### PROBLEM TO WORK ON:
Exactly reproduce the lines from the line containing "One parent has" to the end of the data below, inclusive, and nothing else.

Dataset entries:
[Start of section]
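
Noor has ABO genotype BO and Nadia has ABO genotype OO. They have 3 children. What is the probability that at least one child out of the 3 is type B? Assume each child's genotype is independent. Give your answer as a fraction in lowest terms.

ABO cross BO × OO → 1/2 O, 1/2 B.
So P(type B) = 1/2 per child.
P(none) = (1/2)^3 = 1/8; P(at least one) = 1 − 1/8 = 7/8.

7/8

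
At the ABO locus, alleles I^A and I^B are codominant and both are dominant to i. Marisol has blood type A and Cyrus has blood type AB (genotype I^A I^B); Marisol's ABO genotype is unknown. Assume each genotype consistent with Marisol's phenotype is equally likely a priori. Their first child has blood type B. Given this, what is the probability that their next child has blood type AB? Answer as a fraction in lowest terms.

1/4

Possible genotypes: Marisol ∈ {I^A I^A, I^A i}; Cyrus ∈ {I^A I^B}.
Weight each parental genotype pair by prior × P(type-B child):
  I^A i × I^A I^B: posterior weight 1; P(next child type AB) = 1/4.
Weighted sum = 1/4.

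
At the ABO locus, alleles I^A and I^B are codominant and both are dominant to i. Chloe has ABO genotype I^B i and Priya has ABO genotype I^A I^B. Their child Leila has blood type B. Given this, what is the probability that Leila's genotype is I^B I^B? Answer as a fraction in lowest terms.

Cross I^B i × I^A I^B → 1/4 I^A I^B, 1/4 I^A i, 1/4 I^B I^B, 1/4 I^B i.
Type-B genotypes among offspring: I^B I^B (1/4), I^B i (1/4); total 1/2.
P(I^B I^B | type B) = (1/4) / (1/2) = 1/2.

1/2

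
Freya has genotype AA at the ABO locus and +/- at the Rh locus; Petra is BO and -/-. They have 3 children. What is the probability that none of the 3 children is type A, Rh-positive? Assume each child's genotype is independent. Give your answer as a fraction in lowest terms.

ABO cross AA × BO → 1/2 A, 1/2 AB.
Rh cross +/- × -/- → 1/2 Rh+, 1/2 Rh-; so P(type A, Rh-positive) = 1/2 × 1/2 = 1/4 per child.
P(not type A, Rh-positive) = 3/4 for one child; (3/4)^3 = 27/64.

27/64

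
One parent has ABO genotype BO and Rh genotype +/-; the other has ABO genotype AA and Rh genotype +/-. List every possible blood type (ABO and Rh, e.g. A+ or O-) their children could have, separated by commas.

Gametes from BO × AA give offspring ABO genotypes AB, AO, i.e. phenotypes A, AB.
Rh cross +/- × +/- → phenotypes Rh+, Rh-.
Combining independently: A+, A-, AB+, AB-.

A+, A-, AB+, AB-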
[End of section]
### EXERCISE OUTPUT:
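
One parent has ABO genotype BO and Rh genotype +/-; the other has ABO genotype AA and Rh genotype +/-. List every possible blood type (ABO and Rh, e.g. A+ or O-) their children could have, separated by commas.

Gametes from BO × AA give offspring ABO genotypes AB, AO, i.e. phenotypes A, AB.
Rh cross +/- × +/- → phenotypes Rh+, Rh-.
Combining independently: A+, A-, AB+, AB-.

A+, A-, AB+, AB-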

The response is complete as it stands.